- [ACTIVITY]
Return the material unaltered, line by line.

- [GIVEN RECORDS]
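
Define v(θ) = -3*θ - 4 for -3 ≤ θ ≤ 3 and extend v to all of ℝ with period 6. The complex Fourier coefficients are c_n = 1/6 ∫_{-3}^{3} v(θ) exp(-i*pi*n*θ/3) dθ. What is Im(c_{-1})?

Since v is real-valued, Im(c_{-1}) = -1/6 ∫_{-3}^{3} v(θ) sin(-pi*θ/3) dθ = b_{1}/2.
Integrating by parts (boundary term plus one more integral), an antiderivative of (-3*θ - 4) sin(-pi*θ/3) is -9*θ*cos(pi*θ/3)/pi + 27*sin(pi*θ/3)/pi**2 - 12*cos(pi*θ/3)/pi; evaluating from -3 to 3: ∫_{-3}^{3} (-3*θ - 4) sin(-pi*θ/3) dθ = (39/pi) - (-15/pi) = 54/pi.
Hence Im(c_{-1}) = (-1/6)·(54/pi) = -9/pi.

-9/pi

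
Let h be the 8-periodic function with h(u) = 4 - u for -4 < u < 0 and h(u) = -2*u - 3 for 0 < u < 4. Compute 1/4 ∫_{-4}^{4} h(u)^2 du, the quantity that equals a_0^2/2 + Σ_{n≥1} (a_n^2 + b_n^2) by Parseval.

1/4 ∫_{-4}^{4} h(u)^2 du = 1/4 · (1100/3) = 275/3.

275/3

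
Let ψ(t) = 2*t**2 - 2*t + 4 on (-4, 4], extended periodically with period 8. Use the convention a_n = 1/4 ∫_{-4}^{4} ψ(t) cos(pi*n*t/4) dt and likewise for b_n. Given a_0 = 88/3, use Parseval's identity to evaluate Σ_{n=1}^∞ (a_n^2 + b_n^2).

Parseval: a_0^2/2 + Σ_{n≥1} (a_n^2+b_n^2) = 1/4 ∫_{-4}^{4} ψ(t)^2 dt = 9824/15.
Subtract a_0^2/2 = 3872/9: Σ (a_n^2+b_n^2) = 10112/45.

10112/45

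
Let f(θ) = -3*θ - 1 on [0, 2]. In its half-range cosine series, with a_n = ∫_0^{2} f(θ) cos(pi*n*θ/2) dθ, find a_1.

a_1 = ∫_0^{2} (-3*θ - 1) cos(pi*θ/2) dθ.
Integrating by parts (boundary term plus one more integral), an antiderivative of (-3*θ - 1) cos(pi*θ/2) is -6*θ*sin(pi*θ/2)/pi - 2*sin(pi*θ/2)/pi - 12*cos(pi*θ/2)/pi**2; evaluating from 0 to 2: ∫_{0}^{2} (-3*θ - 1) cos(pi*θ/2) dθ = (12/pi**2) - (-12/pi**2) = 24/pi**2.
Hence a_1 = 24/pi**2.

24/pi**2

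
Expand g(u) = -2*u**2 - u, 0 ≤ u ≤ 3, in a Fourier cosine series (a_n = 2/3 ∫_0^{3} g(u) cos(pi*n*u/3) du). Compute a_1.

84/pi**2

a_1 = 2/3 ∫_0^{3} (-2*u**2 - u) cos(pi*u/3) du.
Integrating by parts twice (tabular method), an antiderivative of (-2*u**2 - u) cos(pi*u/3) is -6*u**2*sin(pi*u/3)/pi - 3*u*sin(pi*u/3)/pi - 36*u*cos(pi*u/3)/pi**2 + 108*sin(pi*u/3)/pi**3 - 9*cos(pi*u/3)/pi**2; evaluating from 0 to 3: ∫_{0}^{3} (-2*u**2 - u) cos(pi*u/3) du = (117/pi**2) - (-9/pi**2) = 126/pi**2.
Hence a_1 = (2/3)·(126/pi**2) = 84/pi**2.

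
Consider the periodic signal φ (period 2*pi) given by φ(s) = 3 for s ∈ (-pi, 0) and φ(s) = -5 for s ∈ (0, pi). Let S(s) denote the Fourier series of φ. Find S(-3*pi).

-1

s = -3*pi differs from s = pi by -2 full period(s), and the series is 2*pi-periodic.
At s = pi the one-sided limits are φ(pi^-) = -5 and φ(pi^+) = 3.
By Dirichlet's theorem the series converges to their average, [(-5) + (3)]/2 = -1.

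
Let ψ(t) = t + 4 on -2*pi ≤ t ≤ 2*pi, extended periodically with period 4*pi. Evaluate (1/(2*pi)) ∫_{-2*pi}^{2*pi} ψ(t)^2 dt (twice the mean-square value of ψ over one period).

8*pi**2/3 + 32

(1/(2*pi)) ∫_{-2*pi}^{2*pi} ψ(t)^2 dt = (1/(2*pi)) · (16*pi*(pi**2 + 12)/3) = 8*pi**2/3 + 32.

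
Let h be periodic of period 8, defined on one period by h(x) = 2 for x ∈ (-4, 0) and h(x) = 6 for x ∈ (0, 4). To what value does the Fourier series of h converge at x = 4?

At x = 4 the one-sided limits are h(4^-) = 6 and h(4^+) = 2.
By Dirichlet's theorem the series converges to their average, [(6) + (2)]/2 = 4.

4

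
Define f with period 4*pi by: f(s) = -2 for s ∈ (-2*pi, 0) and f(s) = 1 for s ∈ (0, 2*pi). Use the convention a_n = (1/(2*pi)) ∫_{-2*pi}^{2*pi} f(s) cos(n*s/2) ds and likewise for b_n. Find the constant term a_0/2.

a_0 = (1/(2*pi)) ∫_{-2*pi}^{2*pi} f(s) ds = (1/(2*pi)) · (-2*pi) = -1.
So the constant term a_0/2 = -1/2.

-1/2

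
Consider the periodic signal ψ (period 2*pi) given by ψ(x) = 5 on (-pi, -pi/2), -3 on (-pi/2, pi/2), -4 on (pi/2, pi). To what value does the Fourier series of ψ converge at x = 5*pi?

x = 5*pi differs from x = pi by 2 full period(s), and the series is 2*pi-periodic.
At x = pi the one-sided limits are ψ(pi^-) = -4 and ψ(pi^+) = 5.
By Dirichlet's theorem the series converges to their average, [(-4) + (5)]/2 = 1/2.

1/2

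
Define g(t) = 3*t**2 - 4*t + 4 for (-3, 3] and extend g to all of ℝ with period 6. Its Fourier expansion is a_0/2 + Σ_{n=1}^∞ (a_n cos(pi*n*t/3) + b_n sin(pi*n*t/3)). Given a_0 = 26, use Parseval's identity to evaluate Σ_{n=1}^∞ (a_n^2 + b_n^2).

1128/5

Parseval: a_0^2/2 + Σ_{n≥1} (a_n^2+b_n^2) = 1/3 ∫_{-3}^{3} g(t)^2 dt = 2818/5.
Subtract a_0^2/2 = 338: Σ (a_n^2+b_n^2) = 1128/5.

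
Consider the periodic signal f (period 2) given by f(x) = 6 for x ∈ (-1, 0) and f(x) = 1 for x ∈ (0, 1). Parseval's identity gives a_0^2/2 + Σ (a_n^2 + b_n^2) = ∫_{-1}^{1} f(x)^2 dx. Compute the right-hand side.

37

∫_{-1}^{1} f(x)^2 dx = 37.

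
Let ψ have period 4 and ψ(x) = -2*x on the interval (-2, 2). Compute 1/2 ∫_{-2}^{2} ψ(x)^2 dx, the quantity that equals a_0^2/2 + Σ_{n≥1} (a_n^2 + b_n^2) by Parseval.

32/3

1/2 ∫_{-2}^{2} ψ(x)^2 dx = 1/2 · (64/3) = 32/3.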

- [RESULT]
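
Define v(θ) = -3*θ - 4 for -3 ≤ θ ≤ 3 and extend v to all of ℝ with period 6. The complex Fourier coefficients are c_n = 1/6 ∫_{-3}^{3} v(θ) exp(-i*pi*n*θ/3) dθ. What is Im(c_{-1})?

Since v is real-valued, Im(c_{-1}) = -1/6 ∫_{-3}^{3} v(θ) sin(-pi*θ/3) dθ = b_{1}/2.
Integrating by parts (boundary term plus one more integral), an antiderivative of (-3*θ - 4) sin(-pi*θ/3) is -9*θ*cos(pi*θ/3)/pi + 27*sin(pi*θ/3)/pi**2 - 12*cos(pi*θ/3)/pi; evaluating from -3 to 3: ∫_{-3}^{3} (-3*θ - 4) sin(-pi*θ/3) dθ = (39/pi) - (-15/pi) = 54/pi.
Hence Im(c_{-1}) = (-1/6)·(54/pi) = -9/pi.

-9/pi

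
Let h be the 8-periodic function with h(u) = 4 - u for -4 < u < 0 and h(u) = -2*u - 3 for 0 < u < 4. Compute 1/4 ∫_{-4}^{4} h(u)^2 du, the quantity that equals a_0^2/2 + Σ_{n≥1} (a_n^2 + b_n^2) by Parseval.

1/4 ∫_{-4}^{4} h(u)^2 du = 1/4 · (1100/3) = 275/3.

275/3

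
Let ψ(t) = 2*t**2 - 2*t + 4 on (-4, 4], extended periodically with period 8. Use the convention a_n = 1/4 ∫_{-4}^{4} ψ(t) cos(pi*n*t/4) dt and likewise for b_n. Given a_0 = 88/3, use Parseval's identity to evaluate Σ_{n=1}^∞ (a_n^2 + b_n^2).

Parseval: a_0^2/2 + Σ_{n≥1} (a_n^2+b_n^2) = 1/4 ∫_{-4}^{4} ψ(t)^2 dt = 9824/15.
Subtract a_0^2/2 = 3872/9: Σ (a_n^2+b_n^2) = 10112/45.

10112/45

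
Let f(θ) = -3*θ - 1 on [0, 2]. In its half-range cosine series, with a_n = ∫_0^{2} f(θ) cos(pi*n*θ/2) dθ, find a_1.

a_1 = ∫_0^{2} (-3*θ - 1) cos(pi*θ/2) dθ.
Integrating by parts (boundary term plus one more integral), an antiderivative of (-3*θ - 1) cos(pi*θ/2) is -6*θ*sin(pi*θ/2)/pi - 2*sin(pi*θ/2)/pi - 12*cos(pi*θ/2)/pi**2; evaluating from 0 to 2: ∫_{0}^{2} (-3*θ - 1) cos(pi*θ/2) dθ = (12/pi**2) - (-12/pi**2) = 24/pi**2.
Hence a_1 = 24/pi**2.

24/pi**2

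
Expand g(u) = -2*u**2 - u, 0 ≤ u ≤ 3, in a Fourier cosine series (a_n = 2/3 ∫_0^{3} g(u) cos(pi*n*u/3) du). Compute a_1.

84/pi**2

a_1 = 2/3 ∫_0^{3} (-2*u**2 - u) cos(pi*u/3) du.
Integrating by parts twice (tabular method), an antiderivative of (-2*u**2 - u) cos(pi*u/3) is -6*u**2*sin(pi*u/3)/pi - 3*u*sin(pi*u/3)/pi - 36*u*cos(pi*u/3)/pi**2 + 108*sin(pi*u/3)/pi**3 - 9*cos(pi*u/3)/pi**2; evaluating from 0 to 3: ∫_{0}^{3} (-2*u**2 - u) cos(pi*u/3) du = (117/pi**2) - (-9/pi**2) = 126/pi**2.
Hence a_1 = (2/3)·(126/pi**2) = 84/pi**2.

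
Consider the periodic signal φ (period 2*pi) given by φ(s) = 3 for s ∈ (-pi, 0) and φ(s) = -5 for s ∈ (0, pi). Let S(s) denote the Fourier series of φ. Find S(-3*pi).

-1

s = -3*pi differs from s = pi by -2 full period(s), and the series is 2*pi-periodic.
At s = pi the one-sided limits are φ(pi^-) = -5 and φ(pi^+) = 3.
By Dirichlet's theorem the series converges to their average, [(-5) + (3)]/2 = -1.

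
Let ψ(t) = t + 4 on -2*pi ≤ t ≤ 2*pi, extended periodically with period 4*pi. Evaluate (1/(2*pi)) ∫_{-2*pi}^{2*pi} ψ(t)^2 dt (twice the mean-square value of ψ over one period).

8*pi**2/3 + 32

(1/(2*pi)) ∫_{-2*pi}^{2*pi} ψ(t)^2 dt = (1/(2*pi)) · (16*pi*(pi**2 + 12)/3) = 8*pi**2/3 + 32.

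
Let h be periodic of period 8, defined on one period by h(x) = 2 for x ∈ (-4, 0) and h(x) = 6 for x ∈ (0, 4). To what value does the Fourier series of h converge at x = 4?

At x = 4 the one-sided limits are h(4^-) = 6 and h(4^+) = 2.
By Dirichlet's theorem the series converges to their average, [(6) + (2)]/2 = 4.

4

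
Define f with period 4*pi by: f(s) = -2 for s ∈ (-2*pi, 0) and f(s) = 1 for s ∈ (0, 2*pi). Use the convention a_n = (1/(2*pi)) ∫_{-2*pi}^{2*pi} f(s) cos(n*s/2) ds and likewise for b_n. Find the constant term a_0/2.

a_0 = (1/(2*pi)) ∫_{-2*pi}^{2*pi} f(s) ds = (1/(2*pi)) · (-2*pi) = -1.
So the constant term a_0/2 = -1/2.

-1/2

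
Consider the periodic signal ψ (period 2*pi) given by ψ(x) = 5 on (-pi, -pi/2), -3 on (-pi/2, pi/2), -4 on (pi/2, pi). To what value does the Fourier series of ψ converge at x = 5*pi?

x = 5*pi differs from x = pi by 2 full period(s), and the series is 2*pi-periodic.
At x = pi the one-sided limits are ψ(pi^-) = -4 and ψ(pi^+) = 5.
By Dirichlet's theorem the series converges to their average, [(-4) + (5)]/2 = 1/2.

1/2

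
Define g(t) = 3*t**2 - 4*t + 4 for (-3, 3] and extend g to all of ℝ with period 6. Its Fourier expansion is a_0/2 + Σ_{n=1}^∞ (a_n cos(pi*n*t/3) + b_n sin(pi*n*t/3)). Given a_0 = 26, use Parseval's identity to evaluate Σ_{n=1}^∞ (a_n^2 + b_n^2).

1128/5

Parseval: a_0^2/2 + Σ_{n≥1} (a_n^2+b_n^2) = 1/3 ∫_{-3}^{3} g(t)^2 dt = 2818/5.
Subtract a_0^2/2 = 338: Σ (a_n^2+b_n^2) = 1128/5.

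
Consider the periodic signal f (period 2) given by f(x) = 6 for x ∈ (-1, 0) and f(x) = 1 for x ∈ (0, 1). Parseval's identity gives a_0^2/2 + Σ (a_n^2 + b_n^2) = ∫_{-1}^{1} f(x)^2 dx. Compute the right-hand side.

37

∫_{-1}^{1} f(x)^2 dx = 37.

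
Let ψ have period 4 and ψ(x) = -2*x on the interval (-2, 2). Compute 1/2 ∫_{-2}^{2} ψ(x)^2 dx, the quantity that equals a_0^2/2 + Σ_{n≥1} (a_n^2 + b_n^2) by Parseval.

32/3

1/2 ∫_{-2}^{2} ψ(x)^2 dx = 1/2 · (64/3) = 32/3.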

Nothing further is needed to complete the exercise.